PROBLEM DESCRIPTION: Only lines containing the word "Interior" are needed; pull them out of the material.
■ ■ ■
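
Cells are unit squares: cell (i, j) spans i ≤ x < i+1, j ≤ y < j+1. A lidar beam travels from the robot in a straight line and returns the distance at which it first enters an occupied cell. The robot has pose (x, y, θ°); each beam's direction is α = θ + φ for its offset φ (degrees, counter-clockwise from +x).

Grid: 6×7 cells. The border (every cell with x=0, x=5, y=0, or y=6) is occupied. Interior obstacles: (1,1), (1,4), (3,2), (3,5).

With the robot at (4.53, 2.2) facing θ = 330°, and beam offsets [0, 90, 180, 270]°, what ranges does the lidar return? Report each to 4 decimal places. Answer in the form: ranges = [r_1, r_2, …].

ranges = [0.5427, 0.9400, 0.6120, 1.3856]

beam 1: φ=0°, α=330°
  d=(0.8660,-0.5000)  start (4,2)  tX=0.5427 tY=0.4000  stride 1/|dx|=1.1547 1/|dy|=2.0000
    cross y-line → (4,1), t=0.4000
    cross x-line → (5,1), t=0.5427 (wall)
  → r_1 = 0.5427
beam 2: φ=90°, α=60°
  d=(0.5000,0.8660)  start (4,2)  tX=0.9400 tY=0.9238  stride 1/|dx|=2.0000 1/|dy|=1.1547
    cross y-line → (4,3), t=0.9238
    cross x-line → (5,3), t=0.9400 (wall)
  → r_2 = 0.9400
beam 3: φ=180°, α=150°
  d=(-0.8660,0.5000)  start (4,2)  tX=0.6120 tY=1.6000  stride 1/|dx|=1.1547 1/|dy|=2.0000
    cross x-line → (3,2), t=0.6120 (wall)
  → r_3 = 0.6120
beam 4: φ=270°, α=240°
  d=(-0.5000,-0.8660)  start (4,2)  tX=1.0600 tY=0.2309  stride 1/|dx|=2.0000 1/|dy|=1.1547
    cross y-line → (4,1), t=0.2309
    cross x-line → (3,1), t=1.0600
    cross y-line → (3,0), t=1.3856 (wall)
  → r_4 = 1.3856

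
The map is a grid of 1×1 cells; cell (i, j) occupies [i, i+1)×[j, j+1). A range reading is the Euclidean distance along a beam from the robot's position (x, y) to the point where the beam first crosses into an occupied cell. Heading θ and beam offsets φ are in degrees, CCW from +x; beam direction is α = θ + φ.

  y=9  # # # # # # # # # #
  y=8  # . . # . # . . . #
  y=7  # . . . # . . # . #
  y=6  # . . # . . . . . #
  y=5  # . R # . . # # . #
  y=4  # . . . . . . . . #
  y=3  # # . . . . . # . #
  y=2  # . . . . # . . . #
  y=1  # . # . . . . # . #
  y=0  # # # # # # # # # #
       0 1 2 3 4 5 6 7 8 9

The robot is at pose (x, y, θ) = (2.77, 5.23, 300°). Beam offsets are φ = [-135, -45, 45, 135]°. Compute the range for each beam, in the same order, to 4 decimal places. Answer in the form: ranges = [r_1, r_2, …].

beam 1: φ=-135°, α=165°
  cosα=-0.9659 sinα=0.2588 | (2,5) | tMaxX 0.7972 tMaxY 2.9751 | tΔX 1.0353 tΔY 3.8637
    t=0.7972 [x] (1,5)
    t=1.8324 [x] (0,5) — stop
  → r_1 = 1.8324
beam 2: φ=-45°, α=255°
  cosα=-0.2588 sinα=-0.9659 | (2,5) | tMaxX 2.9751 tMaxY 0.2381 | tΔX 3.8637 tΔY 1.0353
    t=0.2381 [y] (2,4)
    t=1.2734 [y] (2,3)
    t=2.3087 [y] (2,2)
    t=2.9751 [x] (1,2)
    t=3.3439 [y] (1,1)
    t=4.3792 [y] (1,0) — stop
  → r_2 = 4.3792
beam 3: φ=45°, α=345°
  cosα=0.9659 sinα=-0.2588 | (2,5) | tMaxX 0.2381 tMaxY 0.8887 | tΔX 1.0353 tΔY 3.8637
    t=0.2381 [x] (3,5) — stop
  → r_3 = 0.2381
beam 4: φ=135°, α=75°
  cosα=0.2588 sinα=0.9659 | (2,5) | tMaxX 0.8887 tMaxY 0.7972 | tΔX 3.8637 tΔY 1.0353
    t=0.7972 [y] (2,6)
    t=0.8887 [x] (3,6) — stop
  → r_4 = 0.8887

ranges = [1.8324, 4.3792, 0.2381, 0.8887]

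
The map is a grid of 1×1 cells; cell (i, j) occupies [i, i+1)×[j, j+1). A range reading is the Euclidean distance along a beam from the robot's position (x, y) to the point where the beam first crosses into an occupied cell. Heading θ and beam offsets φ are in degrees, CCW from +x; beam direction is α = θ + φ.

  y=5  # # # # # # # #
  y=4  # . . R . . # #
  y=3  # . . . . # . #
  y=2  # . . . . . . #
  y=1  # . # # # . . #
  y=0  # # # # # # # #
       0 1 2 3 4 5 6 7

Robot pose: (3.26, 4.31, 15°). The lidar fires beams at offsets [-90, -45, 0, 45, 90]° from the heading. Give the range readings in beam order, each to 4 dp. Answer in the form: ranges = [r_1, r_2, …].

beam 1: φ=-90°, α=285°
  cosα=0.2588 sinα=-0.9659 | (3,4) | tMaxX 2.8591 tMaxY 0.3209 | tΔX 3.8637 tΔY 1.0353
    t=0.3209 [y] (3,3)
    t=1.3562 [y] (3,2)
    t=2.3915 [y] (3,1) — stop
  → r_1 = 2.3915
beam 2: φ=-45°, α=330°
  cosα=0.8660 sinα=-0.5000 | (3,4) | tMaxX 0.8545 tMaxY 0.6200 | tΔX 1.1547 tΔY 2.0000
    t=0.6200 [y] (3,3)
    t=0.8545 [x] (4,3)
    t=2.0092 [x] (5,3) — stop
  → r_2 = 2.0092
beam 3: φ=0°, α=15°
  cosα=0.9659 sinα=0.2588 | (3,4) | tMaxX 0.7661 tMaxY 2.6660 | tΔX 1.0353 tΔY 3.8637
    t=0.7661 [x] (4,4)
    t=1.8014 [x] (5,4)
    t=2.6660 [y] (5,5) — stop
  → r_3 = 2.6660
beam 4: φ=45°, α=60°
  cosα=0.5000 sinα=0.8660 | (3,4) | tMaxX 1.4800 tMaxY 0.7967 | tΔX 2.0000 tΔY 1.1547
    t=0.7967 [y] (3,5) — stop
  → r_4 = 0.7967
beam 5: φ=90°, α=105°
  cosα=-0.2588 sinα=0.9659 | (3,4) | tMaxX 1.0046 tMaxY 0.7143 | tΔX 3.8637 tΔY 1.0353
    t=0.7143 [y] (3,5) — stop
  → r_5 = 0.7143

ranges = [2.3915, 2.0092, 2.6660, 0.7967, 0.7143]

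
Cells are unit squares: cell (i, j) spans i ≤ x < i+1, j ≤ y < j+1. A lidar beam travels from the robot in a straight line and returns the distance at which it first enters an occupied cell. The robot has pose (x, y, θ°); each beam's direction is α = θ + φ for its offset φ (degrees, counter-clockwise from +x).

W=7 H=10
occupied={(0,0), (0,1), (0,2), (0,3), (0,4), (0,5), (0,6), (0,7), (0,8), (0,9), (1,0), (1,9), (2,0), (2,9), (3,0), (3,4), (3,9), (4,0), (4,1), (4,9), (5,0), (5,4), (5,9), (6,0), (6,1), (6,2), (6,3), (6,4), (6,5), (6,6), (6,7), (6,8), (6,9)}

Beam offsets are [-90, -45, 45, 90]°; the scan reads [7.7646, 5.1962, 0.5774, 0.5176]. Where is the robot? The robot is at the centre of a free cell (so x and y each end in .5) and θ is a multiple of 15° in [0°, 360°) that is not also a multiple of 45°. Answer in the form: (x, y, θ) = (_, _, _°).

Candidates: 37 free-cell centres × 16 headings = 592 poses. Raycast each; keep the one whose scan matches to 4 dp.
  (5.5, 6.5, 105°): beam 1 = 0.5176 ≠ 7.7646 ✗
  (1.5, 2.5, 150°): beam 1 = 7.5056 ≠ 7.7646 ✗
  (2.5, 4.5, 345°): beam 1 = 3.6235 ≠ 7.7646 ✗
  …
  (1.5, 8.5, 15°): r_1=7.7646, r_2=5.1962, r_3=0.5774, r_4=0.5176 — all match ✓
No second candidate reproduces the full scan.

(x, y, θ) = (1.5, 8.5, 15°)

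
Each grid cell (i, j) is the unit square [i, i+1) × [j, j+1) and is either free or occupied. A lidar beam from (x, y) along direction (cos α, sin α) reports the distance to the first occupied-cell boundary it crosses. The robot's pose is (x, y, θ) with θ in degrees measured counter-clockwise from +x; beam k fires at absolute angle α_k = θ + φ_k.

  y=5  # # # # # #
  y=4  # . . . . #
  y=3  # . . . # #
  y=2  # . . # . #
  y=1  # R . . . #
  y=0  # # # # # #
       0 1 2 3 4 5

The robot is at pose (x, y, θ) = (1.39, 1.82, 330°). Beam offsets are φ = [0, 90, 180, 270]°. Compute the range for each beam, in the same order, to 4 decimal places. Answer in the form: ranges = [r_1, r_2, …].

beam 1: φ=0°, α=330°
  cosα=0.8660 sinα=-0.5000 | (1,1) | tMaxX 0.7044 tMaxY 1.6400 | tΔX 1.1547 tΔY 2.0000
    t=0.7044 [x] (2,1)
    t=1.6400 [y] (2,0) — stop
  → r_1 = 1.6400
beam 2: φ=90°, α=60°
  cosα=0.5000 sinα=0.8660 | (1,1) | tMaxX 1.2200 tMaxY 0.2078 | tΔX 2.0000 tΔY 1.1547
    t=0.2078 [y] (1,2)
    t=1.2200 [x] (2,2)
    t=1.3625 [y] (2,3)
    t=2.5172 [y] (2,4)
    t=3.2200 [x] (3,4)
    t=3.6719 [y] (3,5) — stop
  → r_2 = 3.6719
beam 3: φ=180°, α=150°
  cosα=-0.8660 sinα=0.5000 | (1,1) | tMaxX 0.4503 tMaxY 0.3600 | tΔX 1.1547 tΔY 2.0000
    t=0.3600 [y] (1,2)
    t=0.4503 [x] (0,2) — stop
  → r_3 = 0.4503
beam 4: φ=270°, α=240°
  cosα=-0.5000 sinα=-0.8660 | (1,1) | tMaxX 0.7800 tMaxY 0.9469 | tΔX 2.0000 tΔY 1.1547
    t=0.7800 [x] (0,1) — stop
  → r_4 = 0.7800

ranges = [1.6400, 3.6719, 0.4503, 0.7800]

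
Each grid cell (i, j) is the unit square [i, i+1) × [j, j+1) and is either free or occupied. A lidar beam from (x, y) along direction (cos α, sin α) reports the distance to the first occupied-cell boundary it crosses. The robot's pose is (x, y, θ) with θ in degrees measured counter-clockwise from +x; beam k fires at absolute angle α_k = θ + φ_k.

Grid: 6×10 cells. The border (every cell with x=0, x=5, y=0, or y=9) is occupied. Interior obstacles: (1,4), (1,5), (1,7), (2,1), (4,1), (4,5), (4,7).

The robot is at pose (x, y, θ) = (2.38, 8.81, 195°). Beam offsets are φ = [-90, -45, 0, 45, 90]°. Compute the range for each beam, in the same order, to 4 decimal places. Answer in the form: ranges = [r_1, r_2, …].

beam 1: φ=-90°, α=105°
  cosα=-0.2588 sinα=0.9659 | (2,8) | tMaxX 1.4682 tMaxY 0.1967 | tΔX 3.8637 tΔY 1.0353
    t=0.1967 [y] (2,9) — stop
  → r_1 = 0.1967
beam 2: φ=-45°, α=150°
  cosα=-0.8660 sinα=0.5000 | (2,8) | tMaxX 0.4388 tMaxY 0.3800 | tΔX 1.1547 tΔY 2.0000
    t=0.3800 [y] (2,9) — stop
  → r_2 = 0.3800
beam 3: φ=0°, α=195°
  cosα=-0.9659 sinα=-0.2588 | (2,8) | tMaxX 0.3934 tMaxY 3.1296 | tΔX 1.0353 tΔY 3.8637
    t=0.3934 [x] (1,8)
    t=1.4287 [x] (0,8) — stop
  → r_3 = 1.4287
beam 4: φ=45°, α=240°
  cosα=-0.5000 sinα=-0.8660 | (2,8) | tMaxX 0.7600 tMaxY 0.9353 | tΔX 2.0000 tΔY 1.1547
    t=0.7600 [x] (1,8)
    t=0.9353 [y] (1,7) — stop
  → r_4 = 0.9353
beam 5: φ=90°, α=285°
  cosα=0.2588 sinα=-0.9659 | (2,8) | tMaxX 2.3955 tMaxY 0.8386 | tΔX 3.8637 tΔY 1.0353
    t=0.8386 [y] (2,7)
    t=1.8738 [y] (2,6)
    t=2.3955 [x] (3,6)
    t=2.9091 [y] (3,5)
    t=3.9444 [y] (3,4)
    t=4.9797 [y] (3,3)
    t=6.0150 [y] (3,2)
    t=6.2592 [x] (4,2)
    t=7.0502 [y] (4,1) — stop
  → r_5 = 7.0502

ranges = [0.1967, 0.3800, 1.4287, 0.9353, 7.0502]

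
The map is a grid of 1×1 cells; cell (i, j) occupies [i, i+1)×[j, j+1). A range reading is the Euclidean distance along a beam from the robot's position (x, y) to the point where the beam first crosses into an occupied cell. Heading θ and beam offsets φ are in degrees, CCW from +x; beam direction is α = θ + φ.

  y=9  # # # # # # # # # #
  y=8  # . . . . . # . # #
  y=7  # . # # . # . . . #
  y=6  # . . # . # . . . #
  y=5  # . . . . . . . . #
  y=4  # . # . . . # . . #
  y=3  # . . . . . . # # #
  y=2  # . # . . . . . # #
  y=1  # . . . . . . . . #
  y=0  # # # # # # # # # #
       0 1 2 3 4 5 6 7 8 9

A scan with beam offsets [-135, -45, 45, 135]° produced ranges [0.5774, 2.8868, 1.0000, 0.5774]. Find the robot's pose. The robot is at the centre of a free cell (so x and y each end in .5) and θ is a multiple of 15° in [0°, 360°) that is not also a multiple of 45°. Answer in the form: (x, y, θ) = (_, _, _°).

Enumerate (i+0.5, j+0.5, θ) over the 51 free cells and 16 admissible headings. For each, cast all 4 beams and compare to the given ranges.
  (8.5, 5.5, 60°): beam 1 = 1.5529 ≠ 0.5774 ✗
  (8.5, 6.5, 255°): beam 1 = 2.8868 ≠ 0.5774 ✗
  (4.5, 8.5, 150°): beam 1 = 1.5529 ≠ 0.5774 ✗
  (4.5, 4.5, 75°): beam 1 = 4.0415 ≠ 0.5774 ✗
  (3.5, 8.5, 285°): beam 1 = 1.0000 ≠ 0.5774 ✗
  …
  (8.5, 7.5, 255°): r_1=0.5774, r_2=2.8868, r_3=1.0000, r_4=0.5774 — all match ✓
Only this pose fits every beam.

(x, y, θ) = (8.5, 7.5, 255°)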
■ ■ ■
FINISHED EXERCISE:
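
Grid: 6×7 cells. The border (every cell with x=0, x=5, y=0, or y=6) is occupied. Interior obstacles: (1,1), (1,4), (3,2), (3,5).
Grid: 6×10 cells. The border (every cell with x=0, x=5, y=0, or y=9) is occupied. Interior obstacles: (1,4), (1,5), (1,7), (2,1), (4,1), (4,5), (4,7).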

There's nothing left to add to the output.